▸ Try it: The records below should be set down in full, please, without any change.

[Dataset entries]

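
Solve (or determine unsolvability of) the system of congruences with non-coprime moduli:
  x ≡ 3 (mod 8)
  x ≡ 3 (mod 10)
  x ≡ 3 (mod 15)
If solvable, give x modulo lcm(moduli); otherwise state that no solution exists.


Moduli 8, 10, 15 are not pairwise coprime, so CRT works modulo lcm(m_i) when all pairwise compatibility conditions hold.
Pairwise compatibility: gcd(m_i, m_j) must divide a_i - a_j for every pair.
Merge one congruence at a time:
  Start: x ≡ 3 (mod 8).
  Combine with x ≡ 3 (mod 10): gcd(8, 10) = 2; 3 - 3 = 0, which IS divisible by 2, so compatible.
    Write x = 3 + 8·t and substitute into x ≡ 3 (mod 10): 8·t ≡ 3 − 3 = 0 (mod 10).
    Divide the congruence (and modulus) by g = 2: 4·t ≡ 0 (mod 5).
    The inverse of 4 mod 5 is 4 (since 4·4 = 16 = 3·5 + 1), so t ≡ 4·0 = 0 ≡ 0 (mod 5).
    Then x = 3 + 8·0 = 3, valid modulo lcm(8, 10) = 40: x ≡ 3 (mod 40).
  Combine with x ≡ 3 (mod 15): gcd(40, 15) = 5; 3 - 3 = 0, which IS divisible by 5, so compatible.
    Write x = 3 + 40·t and substitute into x ≡ 3 (mod 15): 40·t ≡ 3 − 3 = 0 (mod 15).
    Divide the congruence (and modulus) by g = 5: 8·t ≡ 0 (mod 3).
    Reduce coefficients mod 3: 2·t ≡ 0 (mod 3).
    The inverse of 2 mod 3 is 2 (since 2·2 = 4 = 1·3 + 1), so t ≡ 2·0 = 0 ≡ 0 (mod 3).
    Then x = 3 + 40·0 = 3, valid modulo lcm(40, 15) = 120: x ≡ 3 (mod 120).
Verify: 3 mod 8 = 3, 3 mod 10 = 3, 3 mod 15 = 3.

x ≡ 3 (mod 120).


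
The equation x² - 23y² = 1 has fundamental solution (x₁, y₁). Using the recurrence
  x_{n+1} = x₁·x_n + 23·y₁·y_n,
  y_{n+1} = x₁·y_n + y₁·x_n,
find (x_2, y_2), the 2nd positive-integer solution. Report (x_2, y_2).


Step 1: Find the fundamental solution (x₁, y₁) of x² - 23y² = 1.
  Expand √23 as a continued fraction. a₀ = ⌊√23⌋ = 4; iterate m_{k+1} = d_k·a_k − m_k, d_{k+1} = (23 − m_{k+1}²)/d_k, a_{k+1} = ⌊(a₀ + m_{k+1})/d_{k+1}⌋ (starting m₀ = 0, d₀ = 1), with convergents p_k = a_k·p_{k-1} + p_{k-2}, q_k = a_k·q_{k-1} + q_{k-2} (p₋₁ = 1, q₋₁ = 0):
  k = 0: a₀ = 4; p₀/q₀ = 4/1; p₀² − 23·q₀² = 16 − 23 = -7.
  k = 1: m = 4, d = 7, a = ⌊(4 + 4)/7⌋ = 1; p/q = (1·4 + 1)/(1·1 + 0) = 5/1; p² − 23·q² = 25 − 23 = 2.
  k = 2: m = 3, d = 2, a = ⌊(4 + 3)/2⌋ = 3; p/q = (3·5 + 4)/(3·1 + 1) = 19/4; p² − 23·q² = 361 − 368 = -7.
  k = 3: m = 3, d = 7, a = ⌊(4 + 3)/7⌋ = 1; p/q = (1·19 + 5)/(1·4 + 1) = 24/5; p² − 23·q² = 576 − 575 = 1.
  The first convergent with p² − 23·q² = 1 gives the fundamental solution (x₁, y₁) = (24, 5).
Step 2: Apply the recurrence (x_{n+1}, y_{n+1}) = (x₁x_n + 23y₁y_n, x₁y_n + y₁x_n) repeatedly.
  From (x_1, y_1) = (24, 5): x_2 = 24·24 + 23·5·5 = 1151; y_2 = 24·5 + 5·24 = 240.
Step 3: Verify x_2² - 23·y_2² = 1324801 - 1324800 = 1 (should be 1). ✓

(x_1, y_1) = (24, 5); (x_2, y_2) = (1151, 240).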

▸ Problem solution:
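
Solve (or determine unsolvability of) the system of congruences with non-coprime moduli:
  x ≡ 3 (mod 8)
  x ≡ 3 (mod 10)
  x ≡ 3 (mod 15)
If solvable, give x modulo lcm(moduli); otherwise state that no solution exists.


Moduli 8, 10, 15 are not pairwise coprime, so CRT works modulo lcm(m_i) when all pairwise compatibility conditions hold.
Pairwise compatibility: gcd(m_i, m_j) must divide a_i - a_j for every pair.
Merge one congruence at a time:
  Start: x ≡ 3 (mod 8).
  Combine with x ≡ 3 (mod 10): gcd(8, 10) = 2; 3 - 3 = 0, which IS divisible by 2, so compatible.
    Write x = 3 + 8·t and substitute into x ≡ 3 (mod 10): 8·t ≡ 3 − 3 = 0 (mod 10).
    Divide the congruence (and modulus) by g = 2: 4·t ≡ 0 (mod 5).
    The inverse of 4 mod 5 is 4 (since 4·4 = 16 = 3·5 + 1), so t ≡ 4·0 = 0 ≡ 0 (mod 5).
    Then x = 3 + 8·0 = 3, valid modulo lcm(8, 10) = 40: x ≡ 3 (mod 40).
  Combine with x ≡ 3 (mod 15): gcd(40, 15) = 5; 3 - 3 = 0, which IS divisible by 5, so compatible.
    Write x = 3 + 40·t and substitute into x ≡ 3 (mod 15): 40·t ≡ 3 − 3 = 0 (mod 15).
    Divide the congruence (and modulus) by g = 5: 8·t ≡ 0 (mod 3).
    Reduce coefficients mod 3: 2·t ≡ 0 (mod 3).
    The inverse of 2 mod 3 is 2 (since 2·2 = 4 = 1·3 + 1), so t ≡ 2·0 = 0 ≡ 0 (mod 3).
    Then x = 3 + 40·0 = 3, valid modulo lcm(40, 15) = 120: x ≡ 3 (mod 120).
Verify: 3 mod 8 = 3, 3 mod 10 = 3, 3 mod 15 = 3.

x ≡ 3 (mod 120).


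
The equation x² - 23y² = 1 has fundamental solution (x₁, y₁). Using the recurrence
  x_{n+1} = x₁·x_n + 23·y₁·y_n,
  y_{n+1} = x₁·y_n + y₁·x_n,
find (x_2, y_2), the 2nd positive-integer solution. Report (x_2, y_2).


Step 1: Find the fundamental solution (x₁, y₁) of x² - 23y² = 1.
  Expand √23 as a continued fraction. a₀ = ⌊√23⌋ = 4; iterate m_{k+1} = d_k·a_k − m_k, d_{k+1} = (23 − m_{k+1}²)/d_k, a_{k+1} = ⌊(a₀ + m_{k+1})/d_{k+1}⌋ (starting m₀ = 0, d₀ = 1), with convergents p_k = a_k·p_{k-1} + p_{k-2}, q_k = a_k·q_{k-1} + q_{k-2} (p₋₁ = 1, q₋₁ = 0):
  k = 0: a₀ = 4; p₀/q₀ = 4/1; p₀² − 23·q₀² = 16 − 23 = -7.
  k = 1: m = 4, d = 7, a = ⌊(4 + 4)/7⌋ = 1; p/q = (1·4 + 1)/(1·1 + 0) = 5/1; p² − 23·q² = 25 − 23 = 2.
  k = 2: m = 3, d = 2, a = ⌊(4 + 3)/2⌋ = 3; p/q = (3·5 + 4)/(3·1 + 1) = 19/4; p² − 23·q² = 361 − 368 = -7.
  k = 3: m = 3, d = 7, a = ⌊(4 + 3)/7⌋ = 1; p/q = (1·19 + 5)/(1·4 + 1) = 24/5; p² − 23·q² = 576 − 575 = 1.
  The first convergent with p² − 23·q² = 1 gives the fundamental solution (x₁, y₁) = (24, 5).
Step 2: Apply the recurrence (x_{n+1}, y_{n+1}) = (x₁x_n + 23y₁y_n, x₁y_n + y₁x_n) repeatedly.
  From (x_1, y_1) = (24, 5): x_2 = 24·24 + 23·5·5 = 1151; y_2 = 24·5 + 5·24 = 240.
Step 3: Verify x_2² - 23·y_2² = 1324801 - 1324800 = 1 (should be 1). ✓

(x_1, y_1) = (24, 5); (x_2, y_2) = (1151, 240).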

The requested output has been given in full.